Dataset records:
────────────────────

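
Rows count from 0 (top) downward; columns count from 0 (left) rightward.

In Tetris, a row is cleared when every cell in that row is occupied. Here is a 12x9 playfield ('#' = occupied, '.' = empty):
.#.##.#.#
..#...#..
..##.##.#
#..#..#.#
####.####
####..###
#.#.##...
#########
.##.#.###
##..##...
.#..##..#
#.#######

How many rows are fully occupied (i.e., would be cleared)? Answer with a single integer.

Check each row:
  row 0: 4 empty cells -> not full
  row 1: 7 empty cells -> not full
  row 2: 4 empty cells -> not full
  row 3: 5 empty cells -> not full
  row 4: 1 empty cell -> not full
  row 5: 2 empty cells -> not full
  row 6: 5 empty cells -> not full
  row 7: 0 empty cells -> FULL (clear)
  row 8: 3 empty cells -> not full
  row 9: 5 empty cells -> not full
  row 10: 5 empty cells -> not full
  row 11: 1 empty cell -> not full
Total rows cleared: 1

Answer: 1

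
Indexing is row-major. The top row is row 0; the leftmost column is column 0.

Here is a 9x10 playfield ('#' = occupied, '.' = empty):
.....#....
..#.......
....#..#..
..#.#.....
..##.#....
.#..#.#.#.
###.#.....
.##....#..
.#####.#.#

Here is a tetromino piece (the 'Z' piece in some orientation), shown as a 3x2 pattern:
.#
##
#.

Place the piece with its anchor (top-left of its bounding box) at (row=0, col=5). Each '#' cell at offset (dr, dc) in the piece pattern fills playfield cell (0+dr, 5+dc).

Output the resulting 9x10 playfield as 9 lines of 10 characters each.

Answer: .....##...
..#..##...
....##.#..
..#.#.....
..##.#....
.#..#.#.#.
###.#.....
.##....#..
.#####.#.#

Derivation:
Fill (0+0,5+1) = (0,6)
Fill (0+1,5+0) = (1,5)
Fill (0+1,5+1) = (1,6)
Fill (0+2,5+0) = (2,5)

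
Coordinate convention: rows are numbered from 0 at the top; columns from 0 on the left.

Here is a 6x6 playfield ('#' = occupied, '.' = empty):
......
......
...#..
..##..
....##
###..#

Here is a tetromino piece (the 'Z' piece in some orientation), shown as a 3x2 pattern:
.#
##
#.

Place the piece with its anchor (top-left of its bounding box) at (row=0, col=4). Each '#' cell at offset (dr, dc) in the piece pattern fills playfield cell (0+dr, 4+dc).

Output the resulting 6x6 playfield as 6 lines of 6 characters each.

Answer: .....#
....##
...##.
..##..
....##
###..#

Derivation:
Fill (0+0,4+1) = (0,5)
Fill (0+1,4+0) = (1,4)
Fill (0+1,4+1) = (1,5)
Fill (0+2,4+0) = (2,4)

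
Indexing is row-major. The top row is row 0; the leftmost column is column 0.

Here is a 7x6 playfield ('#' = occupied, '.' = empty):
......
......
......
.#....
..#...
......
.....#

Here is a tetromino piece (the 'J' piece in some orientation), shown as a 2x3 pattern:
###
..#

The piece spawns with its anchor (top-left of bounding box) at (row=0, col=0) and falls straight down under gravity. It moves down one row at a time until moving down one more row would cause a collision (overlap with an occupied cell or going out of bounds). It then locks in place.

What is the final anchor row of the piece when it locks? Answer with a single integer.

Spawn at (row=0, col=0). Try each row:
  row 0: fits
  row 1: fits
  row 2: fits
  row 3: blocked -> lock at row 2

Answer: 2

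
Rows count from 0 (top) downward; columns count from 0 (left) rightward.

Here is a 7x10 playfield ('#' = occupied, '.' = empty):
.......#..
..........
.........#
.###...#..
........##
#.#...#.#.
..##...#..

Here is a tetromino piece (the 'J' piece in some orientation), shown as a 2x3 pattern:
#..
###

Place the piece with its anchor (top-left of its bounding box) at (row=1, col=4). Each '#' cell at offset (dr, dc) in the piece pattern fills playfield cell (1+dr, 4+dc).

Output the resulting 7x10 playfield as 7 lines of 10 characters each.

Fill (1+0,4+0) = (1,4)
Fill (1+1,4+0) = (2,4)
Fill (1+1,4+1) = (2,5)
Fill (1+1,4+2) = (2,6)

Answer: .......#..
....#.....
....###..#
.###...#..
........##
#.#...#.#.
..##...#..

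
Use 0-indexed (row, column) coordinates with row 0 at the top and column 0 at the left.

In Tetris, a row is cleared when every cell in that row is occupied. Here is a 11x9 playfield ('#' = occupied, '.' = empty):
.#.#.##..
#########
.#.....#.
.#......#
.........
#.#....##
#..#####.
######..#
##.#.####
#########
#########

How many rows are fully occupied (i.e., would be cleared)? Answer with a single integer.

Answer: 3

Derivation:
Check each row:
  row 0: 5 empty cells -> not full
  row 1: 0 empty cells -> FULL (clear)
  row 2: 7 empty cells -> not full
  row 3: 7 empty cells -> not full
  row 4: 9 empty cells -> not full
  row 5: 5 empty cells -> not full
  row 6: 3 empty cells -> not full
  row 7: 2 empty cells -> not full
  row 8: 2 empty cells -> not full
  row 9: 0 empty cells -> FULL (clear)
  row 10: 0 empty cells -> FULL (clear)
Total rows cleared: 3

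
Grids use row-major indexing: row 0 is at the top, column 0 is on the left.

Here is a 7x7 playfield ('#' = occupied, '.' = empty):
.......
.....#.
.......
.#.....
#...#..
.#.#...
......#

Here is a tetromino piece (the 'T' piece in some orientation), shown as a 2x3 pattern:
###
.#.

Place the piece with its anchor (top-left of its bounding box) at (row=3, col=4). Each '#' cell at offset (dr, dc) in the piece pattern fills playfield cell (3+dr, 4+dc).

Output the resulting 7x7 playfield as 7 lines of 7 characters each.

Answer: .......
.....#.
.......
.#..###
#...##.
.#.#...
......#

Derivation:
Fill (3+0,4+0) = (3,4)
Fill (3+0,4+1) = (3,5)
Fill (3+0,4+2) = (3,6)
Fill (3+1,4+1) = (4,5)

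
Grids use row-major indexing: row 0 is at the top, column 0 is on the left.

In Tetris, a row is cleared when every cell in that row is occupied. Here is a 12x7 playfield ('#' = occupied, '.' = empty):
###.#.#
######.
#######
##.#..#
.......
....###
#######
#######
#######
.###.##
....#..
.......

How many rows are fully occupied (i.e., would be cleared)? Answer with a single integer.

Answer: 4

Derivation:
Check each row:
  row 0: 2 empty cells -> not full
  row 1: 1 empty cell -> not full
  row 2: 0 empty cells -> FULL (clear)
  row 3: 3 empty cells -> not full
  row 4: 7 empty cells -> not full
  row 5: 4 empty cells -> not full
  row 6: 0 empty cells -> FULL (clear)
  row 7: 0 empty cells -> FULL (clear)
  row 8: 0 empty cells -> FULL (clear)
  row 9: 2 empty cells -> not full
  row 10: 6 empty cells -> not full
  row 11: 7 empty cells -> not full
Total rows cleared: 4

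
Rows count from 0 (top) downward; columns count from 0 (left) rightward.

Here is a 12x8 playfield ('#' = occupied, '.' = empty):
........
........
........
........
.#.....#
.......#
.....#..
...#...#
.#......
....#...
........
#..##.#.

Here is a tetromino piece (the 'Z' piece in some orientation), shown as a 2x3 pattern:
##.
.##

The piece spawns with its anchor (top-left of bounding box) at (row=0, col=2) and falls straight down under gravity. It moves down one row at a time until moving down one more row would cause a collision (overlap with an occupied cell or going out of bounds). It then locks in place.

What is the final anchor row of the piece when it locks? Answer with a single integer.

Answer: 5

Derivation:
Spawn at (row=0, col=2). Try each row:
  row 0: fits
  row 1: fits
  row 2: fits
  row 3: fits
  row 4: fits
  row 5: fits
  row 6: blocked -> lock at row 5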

────────────────────

[Required work] The answer must consist of every line from the data that holds the string "going".

[Answer section]
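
The piece spawns with its anchor (top-left of bounding box) at (row=0, col=0) and falls straight down under gravity. It moves down one row at a time until moving down one more row would cause a collision (overlap with an occupied cell or going out of bounds). It then locks in place.
The piece spawns with its anchor (top-left of bounding box) at (row=0, col=2) and falls straight down under gravity. It moves down one row at a time until moving down one more row would cause a collision (overlap with an occupied cell or going out of bounds). It then locks in place.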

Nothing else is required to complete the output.